WORK TO COMPLETE. When a line below contains the string "distance", show that line.

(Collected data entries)

BEGIN

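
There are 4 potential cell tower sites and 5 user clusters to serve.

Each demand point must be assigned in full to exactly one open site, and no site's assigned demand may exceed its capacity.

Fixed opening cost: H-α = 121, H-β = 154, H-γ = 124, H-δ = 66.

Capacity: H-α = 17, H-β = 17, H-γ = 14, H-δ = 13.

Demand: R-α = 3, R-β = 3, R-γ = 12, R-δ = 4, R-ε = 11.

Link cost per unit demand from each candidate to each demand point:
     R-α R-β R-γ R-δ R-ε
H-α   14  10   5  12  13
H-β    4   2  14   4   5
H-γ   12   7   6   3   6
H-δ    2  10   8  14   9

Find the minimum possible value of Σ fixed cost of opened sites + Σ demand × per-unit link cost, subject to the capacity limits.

456

Open {H-α, H-β}; cheapest assignment that respects the capacities:
  H-α (cap 17, load 16): R-γ, R-δ — cost 12×5 + 4×12 = 108
  H-β (cap 17, load 17): R-α, R-β, R-ε — cost 3×4 + 3×2 + 11×5 = 73
  Shipping 181, fixed 275 → total 456.
  Any other capacity-feasible assignment to {H-α, H-β} ships for at least 181.
Compare {H-α, H-β, H-δ}: its best feasible assignment gives total 508.
Compare {H-α, H-γ, H-δ}: its best feasible assignment gives total 512.
Every other set of open sites that can feasibly serve all demand totals ≥ 508 even under its best assignment. Minimum: 456.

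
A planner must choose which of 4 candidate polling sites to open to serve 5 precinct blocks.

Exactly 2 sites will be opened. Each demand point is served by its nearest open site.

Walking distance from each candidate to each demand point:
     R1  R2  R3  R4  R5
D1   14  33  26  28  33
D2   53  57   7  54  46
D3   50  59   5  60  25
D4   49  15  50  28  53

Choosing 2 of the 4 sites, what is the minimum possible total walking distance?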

END

TASK OUTPUT.
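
Walking distance from each candidate to each demand point:
Choosing 2 of the 4 sites, what is the minimum possible total walking distance?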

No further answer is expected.